Your job is to print the listing exactly.

■ Data for analysis
-------------------------
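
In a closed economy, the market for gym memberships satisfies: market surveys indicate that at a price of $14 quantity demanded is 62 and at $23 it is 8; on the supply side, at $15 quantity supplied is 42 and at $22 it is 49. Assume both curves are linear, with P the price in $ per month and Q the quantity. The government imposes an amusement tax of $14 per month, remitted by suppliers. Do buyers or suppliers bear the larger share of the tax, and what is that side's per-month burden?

Demand slope: (8 − 62)/(23 − 14) = -6, so Qd = 146 − 6P.
Supply slope: (49 − 42)/(22 − 15) = 1, so Qs = P + 27.
Without the tax, 146 − 6P = P + 27 gives 7P = 119, so P* = $17 and Q* = 44.
With the tax collected from suppliers, supply shifts: Qs = (P − 14) + 27.
Solving gives Q = 32 with buyers paying $19 and suppliers receiving $5 (the $14 wedge).
Per-month burden: buyers $2, suppliers $12.
Suppliers take the larger share because supply is less price-elastic here (demand slope 6 vs supply slope 1).
The less price-elastic side of the market bears the larger share of a per-unit tax.

Suppliers bear the larger share: $12 per month.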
-------------------------
■ Written response
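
In a closed economy, the market for gym memberships satisfies: market surveys indicate that at a price of $14 quantity demanded is 62 and at $23 it is 8; on the supply side, at $15 quantity supplied is 42 and at $22 it is 49. Assume both curves are linear, with P the price in $ per month and Q the quantity. The government imposes an amusement tax of $14 per month, remitted by suppliers. Do buyers or suppliers bear the larger share of the tax, and what is that side's per-month burden?

Demand slope: (8 − 62)/(23 − 14) = -6, so Qd = 146 − 6P.
Supply slope: (49 − 42)/(22 − 15) = 1, so Qs = P + 27.
Without the tax, 146 − 6P = P + 27 gives 7P = 119, so P* = $17 and Q* = 44.
With the tax collected from suppliers, supply shifts: Qs = (P − 14) + 27.
Solving gives Q = 32 with buyers paying $19 and suppliers receiving $5 (the $14 wedge).
Per-month burden: buyers $2, suppliers $12.
Suppliers take the larger share because supply is less price-elastic here (demand slope 6 vs supply slope 1).
The less price-elastic side of the market bears the larger share of a per-unit tax.

Suppliers bear the larger share: $12 per month.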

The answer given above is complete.